_What is being asked_. Every line below between the line holding "Data from a" and the line holding "Is the overall", inclusive, should be repeated exactly, and all other lines omitted.

[Stored data]
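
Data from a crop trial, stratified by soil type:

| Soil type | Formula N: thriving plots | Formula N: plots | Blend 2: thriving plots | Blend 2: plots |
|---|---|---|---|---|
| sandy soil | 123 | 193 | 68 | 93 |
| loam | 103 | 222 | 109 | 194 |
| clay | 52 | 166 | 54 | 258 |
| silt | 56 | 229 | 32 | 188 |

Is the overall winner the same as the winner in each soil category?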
---
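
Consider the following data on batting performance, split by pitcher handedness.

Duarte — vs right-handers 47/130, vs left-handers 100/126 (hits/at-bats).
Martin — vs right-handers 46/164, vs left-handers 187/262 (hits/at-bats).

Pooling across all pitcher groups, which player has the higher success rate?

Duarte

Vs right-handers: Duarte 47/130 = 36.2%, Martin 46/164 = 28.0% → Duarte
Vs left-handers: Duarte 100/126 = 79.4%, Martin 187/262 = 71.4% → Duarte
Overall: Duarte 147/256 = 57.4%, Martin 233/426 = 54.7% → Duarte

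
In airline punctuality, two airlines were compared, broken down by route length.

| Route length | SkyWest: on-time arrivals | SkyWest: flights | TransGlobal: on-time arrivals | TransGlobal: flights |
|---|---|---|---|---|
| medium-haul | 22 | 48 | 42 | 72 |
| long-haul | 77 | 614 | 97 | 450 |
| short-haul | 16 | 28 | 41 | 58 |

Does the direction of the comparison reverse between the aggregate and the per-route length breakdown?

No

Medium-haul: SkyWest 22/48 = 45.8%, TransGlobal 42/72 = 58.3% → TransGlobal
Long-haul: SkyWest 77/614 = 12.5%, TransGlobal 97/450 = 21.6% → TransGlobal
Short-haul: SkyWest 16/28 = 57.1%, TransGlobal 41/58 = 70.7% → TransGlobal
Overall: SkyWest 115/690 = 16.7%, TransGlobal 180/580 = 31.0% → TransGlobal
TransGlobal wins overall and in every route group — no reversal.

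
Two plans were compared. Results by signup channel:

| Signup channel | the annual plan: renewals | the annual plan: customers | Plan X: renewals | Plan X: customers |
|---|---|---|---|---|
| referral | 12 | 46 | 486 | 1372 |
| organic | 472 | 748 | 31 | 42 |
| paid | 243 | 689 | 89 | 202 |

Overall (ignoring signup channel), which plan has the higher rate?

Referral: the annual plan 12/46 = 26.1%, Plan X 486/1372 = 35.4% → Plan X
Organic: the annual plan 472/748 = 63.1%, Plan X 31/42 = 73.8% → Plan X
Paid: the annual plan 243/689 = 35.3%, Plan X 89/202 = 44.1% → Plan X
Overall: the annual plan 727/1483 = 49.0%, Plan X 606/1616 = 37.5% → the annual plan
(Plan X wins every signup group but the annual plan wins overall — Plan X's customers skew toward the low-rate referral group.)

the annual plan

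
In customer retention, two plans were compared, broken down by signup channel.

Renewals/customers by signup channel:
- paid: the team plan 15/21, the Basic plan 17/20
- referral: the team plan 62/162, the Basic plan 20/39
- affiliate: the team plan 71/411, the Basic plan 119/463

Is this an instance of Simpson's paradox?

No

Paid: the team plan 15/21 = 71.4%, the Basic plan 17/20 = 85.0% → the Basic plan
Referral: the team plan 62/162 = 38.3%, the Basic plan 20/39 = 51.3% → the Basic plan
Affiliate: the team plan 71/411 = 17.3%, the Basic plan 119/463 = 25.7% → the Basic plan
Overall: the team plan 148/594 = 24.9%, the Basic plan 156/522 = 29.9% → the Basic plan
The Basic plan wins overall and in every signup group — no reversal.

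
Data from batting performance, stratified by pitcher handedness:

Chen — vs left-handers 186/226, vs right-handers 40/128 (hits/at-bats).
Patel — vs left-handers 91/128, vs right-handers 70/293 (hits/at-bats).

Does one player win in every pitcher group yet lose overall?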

_Problem solution_.
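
Data from a crop trial, stratified by soil type:

| Soil type | Formula N: thriving plots | Formula N: plots | Blend 2: thriving plots | Blend 2: plots |
|---|---|---|---|---|
| sandy soil | 123 | 193 | 68 | 93 |
| loam | 103 | 222 | 109 | 194 |
| clay | 52 | 166 | 54 | 258 |
| silt | 56 | 229 | 32 | 188 |

Is the overall winner the same as the winner in each soil category?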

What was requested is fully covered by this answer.